Task requirements: Exact copies of all records below are needed.

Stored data
++++++++++++++++++++

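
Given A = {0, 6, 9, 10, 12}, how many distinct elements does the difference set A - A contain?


A - A = {a - a' : a, a' ∈ A}; |A| = 5.
Bounds: 2|A|-1 ≤ |A - A| ≤ |A|² - |A| + 1, i.e. 9 ≤ |A - A| ≤ 21.
Note: 0 ∈ A - A always (from a - a). The set is symmetric: if d ∈ A - A then -d ∈ A - A.
Enumerate nonzero differences d = a - a' with a > a' (then include -d):
Positive differences: {1, 2, 3, 4, 6, 9, 10, 12}
Full difference set: {0} ∪ (positive diffs) ∪ (negative diffs).
|A - A| = 1 + 2·8 = 17 (matches direct enumeration: 17).

|A - A| = 17


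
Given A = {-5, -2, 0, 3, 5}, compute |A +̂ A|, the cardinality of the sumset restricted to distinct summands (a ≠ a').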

++++++++++++++++++++

Solution to this exercise:
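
Given A = {0, 6, 9, 10, 12}, how many distinct elements does the difference set A - A contain?


A - A = {a - a' : a, a' ∈ A}; |A| = 5.
Bounds: 2|A|-1 ≤ |A - A| ≤ |A|² - |A| + 1, i.e. 9 ≤ |A - A| ≤ 21.
Note: 0 ∈ A - A always (from a - a). The set is symmetric: if d ∈ A - A then -d ∈ A - A.
Enumerate nonzero differences d = a - a' with a > a' (then include -d):
Positive differences: {1, 2, 3, 4, 6, 9, 10, 12}
Full difference set: {0} ∪ (positive diffs) ∪ (negative diffs).
|A - A| = 1 + 2·8 = 17 (matches direct enumeration: 17).

|A - A| = 17


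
Given A = {-5, -2, 0, 3, 5}, compute |A +̂ A|, the cardinality of the sumset restricted to distinct summands (a ≠ a').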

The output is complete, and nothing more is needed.